> Task goal
Copy each line of the data below in which the word "array" can be found.

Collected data
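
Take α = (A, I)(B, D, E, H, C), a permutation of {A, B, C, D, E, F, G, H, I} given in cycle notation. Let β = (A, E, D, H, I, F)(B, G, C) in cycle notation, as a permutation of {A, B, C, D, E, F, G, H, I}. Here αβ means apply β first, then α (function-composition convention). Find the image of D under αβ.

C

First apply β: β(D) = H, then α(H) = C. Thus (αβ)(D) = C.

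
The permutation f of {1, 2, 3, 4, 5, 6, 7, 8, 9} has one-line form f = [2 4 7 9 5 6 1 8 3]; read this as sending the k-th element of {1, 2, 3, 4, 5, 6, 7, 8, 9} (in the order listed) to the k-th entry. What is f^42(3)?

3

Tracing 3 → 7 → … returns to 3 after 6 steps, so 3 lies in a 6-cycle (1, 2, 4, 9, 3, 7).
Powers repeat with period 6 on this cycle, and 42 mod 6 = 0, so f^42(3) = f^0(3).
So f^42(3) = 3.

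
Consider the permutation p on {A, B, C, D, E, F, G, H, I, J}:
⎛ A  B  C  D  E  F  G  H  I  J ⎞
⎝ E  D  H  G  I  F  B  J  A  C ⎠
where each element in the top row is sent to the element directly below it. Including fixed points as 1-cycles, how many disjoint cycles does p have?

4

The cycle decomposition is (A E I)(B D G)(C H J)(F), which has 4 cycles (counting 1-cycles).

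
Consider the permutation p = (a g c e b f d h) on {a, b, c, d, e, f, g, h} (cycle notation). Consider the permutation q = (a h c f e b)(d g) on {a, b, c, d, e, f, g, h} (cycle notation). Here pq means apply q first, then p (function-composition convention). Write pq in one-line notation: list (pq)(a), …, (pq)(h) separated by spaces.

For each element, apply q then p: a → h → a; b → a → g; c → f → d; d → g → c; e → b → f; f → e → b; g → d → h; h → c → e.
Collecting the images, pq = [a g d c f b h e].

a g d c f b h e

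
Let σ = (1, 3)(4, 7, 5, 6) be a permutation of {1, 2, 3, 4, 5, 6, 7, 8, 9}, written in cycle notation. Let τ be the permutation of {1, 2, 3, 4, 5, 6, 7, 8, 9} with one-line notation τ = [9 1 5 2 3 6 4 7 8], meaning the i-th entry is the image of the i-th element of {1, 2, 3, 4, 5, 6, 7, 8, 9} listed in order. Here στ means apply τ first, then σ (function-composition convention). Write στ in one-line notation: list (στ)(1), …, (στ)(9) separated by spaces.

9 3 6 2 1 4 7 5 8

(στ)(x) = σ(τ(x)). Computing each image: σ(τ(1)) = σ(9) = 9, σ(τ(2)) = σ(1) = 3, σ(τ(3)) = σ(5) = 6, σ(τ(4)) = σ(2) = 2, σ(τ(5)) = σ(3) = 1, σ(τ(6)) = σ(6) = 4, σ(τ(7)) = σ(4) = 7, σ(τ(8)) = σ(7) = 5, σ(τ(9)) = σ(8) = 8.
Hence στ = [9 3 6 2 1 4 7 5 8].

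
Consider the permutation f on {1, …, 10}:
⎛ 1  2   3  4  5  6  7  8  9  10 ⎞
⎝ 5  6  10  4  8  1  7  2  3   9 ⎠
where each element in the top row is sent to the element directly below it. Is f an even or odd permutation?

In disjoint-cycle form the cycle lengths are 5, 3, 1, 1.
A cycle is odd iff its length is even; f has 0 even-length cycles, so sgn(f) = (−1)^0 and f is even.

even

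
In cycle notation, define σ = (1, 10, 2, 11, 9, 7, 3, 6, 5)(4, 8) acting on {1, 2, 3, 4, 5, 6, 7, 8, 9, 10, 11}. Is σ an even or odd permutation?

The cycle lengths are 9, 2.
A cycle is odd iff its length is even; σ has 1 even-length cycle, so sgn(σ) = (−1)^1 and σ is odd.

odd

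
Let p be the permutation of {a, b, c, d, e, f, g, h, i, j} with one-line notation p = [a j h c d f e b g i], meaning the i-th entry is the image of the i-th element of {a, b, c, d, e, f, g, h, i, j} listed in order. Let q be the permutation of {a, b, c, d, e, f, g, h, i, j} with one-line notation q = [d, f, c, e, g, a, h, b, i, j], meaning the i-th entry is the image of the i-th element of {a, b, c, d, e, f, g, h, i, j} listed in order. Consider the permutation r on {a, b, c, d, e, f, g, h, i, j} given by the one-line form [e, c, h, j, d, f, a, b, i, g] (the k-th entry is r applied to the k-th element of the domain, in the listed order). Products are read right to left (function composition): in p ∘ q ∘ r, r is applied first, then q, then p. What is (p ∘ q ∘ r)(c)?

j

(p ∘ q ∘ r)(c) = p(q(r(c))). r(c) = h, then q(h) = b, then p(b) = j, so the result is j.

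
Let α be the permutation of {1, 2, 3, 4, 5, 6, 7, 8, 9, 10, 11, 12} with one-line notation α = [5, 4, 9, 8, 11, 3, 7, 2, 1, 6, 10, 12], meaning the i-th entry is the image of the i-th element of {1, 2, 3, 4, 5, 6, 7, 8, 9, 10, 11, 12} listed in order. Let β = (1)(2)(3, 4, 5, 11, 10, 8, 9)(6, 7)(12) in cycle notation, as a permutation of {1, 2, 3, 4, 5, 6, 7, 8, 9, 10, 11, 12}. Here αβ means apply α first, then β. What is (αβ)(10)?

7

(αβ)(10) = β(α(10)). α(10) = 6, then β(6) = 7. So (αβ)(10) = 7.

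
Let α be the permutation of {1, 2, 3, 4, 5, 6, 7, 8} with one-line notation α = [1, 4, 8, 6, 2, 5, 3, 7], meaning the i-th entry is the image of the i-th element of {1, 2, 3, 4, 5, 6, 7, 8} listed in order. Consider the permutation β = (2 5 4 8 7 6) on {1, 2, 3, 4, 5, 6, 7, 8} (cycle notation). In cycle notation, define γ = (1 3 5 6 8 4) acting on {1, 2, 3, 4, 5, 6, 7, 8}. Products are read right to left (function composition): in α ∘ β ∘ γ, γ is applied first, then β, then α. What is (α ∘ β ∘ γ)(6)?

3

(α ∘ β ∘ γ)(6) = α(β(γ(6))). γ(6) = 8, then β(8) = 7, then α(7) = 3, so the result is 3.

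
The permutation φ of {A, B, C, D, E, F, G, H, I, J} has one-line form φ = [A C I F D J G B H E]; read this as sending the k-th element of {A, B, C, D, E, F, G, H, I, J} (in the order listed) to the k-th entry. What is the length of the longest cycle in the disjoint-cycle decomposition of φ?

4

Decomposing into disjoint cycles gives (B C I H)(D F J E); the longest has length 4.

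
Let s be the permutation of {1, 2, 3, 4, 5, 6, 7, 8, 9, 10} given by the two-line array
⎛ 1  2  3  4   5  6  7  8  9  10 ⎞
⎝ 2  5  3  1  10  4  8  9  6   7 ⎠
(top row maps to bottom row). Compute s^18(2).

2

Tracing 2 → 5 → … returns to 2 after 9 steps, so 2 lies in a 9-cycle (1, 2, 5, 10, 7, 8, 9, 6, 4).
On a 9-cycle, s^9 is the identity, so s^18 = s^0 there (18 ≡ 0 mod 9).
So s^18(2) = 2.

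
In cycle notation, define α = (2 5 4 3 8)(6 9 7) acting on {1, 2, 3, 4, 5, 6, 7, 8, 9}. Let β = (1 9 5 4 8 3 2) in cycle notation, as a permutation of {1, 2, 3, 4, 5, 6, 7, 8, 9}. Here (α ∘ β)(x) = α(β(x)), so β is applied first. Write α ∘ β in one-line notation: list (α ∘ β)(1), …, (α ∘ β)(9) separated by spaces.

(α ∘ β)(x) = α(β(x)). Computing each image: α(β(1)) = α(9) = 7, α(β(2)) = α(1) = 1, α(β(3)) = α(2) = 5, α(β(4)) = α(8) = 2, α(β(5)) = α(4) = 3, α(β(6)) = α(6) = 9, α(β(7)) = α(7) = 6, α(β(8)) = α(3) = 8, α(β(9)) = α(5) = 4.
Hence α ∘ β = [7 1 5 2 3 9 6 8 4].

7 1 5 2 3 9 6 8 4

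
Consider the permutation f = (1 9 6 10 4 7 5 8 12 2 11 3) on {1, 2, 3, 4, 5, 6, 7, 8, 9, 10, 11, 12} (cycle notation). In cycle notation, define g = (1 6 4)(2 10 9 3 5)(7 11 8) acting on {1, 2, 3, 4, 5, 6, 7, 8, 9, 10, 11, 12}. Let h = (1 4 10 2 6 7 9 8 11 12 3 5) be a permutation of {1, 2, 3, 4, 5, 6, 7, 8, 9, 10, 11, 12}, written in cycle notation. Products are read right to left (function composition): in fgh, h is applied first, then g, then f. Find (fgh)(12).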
==
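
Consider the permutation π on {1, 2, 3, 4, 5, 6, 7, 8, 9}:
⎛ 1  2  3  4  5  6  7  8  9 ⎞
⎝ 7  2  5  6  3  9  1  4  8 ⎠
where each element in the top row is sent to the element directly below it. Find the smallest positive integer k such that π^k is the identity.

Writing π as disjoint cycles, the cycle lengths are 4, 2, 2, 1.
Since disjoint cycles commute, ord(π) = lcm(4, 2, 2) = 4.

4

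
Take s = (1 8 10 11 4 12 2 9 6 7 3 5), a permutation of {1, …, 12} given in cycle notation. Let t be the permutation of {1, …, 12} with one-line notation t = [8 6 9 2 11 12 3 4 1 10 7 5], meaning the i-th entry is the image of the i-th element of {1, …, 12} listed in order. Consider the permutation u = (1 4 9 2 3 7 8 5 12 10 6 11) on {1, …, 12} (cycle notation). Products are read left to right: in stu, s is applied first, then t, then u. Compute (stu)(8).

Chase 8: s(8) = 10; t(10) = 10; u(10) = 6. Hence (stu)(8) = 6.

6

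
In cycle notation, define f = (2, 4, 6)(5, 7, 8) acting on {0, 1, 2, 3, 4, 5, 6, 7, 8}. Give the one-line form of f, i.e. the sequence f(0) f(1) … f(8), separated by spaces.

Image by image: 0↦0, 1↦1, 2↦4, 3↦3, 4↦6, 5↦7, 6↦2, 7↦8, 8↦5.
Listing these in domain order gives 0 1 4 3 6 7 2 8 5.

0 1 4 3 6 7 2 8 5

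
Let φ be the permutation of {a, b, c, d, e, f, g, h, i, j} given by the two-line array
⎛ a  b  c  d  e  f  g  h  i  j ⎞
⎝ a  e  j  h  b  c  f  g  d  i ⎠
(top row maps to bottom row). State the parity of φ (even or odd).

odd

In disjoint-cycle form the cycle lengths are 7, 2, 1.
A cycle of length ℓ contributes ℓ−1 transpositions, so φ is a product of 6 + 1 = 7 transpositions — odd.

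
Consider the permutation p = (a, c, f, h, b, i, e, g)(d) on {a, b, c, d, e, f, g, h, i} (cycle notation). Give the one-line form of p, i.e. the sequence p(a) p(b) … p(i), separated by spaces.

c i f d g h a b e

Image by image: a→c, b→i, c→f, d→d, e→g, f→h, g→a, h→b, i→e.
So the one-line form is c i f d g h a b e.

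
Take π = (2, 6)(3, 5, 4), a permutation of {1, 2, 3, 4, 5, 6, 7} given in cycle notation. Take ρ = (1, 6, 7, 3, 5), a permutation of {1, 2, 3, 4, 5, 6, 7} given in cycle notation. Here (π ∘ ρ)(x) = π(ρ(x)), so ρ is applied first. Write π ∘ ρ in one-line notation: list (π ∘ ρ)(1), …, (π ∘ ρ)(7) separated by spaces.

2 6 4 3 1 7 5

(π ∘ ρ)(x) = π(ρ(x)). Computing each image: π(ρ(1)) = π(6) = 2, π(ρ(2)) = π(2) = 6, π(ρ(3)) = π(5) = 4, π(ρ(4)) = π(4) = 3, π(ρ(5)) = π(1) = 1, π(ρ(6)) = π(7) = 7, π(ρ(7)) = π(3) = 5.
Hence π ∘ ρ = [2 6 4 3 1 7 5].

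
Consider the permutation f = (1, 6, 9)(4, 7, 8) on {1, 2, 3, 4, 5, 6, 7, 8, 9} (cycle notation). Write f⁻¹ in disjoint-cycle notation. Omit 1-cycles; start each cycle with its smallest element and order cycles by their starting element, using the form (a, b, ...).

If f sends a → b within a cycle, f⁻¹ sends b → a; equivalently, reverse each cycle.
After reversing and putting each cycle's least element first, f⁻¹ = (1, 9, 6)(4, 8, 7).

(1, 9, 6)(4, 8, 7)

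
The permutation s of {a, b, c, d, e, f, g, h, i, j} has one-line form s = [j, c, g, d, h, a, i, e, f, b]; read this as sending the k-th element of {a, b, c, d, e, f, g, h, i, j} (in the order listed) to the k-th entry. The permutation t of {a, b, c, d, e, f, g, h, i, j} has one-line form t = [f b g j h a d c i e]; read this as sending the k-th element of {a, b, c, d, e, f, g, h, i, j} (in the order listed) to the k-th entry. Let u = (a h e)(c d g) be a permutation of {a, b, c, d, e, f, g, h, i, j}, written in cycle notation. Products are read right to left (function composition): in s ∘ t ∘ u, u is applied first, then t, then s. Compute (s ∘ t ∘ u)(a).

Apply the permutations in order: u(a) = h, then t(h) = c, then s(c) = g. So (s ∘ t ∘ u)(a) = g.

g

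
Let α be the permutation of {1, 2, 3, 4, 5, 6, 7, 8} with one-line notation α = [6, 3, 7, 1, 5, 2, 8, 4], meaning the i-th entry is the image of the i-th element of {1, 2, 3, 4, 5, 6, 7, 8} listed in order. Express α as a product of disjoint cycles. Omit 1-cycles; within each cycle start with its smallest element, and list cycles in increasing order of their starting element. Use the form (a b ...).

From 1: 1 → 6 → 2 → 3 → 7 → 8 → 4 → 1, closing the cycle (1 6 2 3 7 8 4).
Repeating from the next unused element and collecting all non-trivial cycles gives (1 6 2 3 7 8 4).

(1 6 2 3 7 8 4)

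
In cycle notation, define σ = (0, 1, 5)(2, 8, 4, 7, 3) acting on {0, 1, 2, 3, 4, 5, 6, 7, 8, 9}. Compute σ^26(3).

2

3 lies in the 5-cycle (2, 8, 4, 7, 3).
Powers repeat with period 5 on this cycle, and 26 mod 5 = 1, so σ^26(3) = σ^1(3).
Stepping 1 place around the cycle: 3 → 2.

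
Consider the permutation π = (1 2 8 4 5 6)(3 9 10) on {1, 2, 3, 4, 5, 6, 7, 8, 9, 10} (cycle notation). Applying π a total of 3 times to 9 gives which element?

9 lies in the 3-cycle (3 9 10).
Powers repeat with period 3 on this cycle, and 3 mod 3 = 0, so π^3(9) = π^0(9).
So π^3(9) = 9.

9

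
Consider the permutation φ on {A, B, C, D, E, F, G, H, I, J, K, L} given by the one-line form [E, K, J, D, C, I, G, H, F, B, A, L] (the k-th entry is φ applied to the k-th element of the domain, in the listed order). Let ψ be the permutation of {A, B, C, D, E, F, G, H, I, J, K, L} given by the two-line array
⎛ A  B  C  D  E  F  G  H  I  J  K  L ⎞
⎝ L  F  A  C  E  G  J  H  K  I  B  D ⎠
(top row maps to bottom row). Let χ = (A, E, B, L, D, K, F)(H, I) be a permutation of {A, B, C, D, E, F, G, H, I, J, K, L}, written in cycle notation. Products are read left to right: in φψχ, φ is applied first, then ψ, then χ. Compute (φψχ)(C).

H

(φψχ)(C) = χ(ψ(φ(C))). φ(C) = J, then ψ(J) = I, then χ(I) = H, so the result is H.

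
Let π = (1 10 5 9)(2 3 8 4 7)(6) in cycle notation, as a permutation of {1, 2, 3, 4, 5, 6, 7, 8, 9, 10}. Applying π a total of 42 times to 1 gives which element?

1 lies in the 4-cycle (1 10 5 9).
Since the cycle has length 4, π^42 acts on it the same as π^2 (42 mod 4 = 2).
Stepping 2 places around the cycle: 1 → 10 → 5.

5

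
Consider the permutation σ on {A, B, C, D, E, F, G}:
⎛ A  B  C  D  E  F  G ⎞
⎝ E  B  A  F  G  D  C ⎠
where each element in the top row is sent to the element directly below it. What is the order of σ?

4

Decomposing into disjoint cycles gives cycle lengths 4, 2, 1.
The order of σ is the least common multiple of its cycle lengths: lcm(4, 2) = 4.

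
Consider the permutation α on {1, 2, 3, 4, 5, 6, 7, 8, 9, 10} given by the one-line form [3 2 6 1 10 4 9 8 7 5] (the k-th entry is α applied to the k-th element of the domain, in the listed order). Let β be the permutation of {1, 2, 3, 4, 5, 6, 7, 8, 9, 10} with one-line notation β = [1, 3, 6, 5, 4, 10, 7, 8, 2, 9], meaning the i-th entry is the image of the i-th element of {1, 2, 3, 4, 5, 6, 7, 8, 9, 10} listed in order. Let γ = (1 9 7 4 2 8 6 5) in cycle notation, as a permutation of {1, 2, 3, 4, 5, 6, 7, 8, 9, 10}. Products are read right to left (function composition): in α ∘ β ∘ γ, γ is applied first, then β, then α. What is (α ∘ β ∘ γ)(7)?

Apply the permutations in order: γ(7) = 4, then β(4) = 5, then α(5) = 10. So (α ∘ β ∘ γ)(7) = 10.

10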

> Output of the exercise
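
Let s be the permutation of {1, 2, 3, 4, 5, 6, 7, 8, 9, 10} given by the two-line array
Let φ be the permutation of {a, b, c, d, e, f, g, h, i, j} given by the two-line array
Consider the permutation φ on {A, B, C, D, E, F, G, H, I, J, K, L} given by the one-line form [E, K, J, D, C, I, G, H, F, B, A, L] (the k-th entry is φ applied to the k-th element of the domain, in the listed order). Let ψ be the permutation of {A, B, C, D, E, F, G, H, I, J, K, L} given by the two-line array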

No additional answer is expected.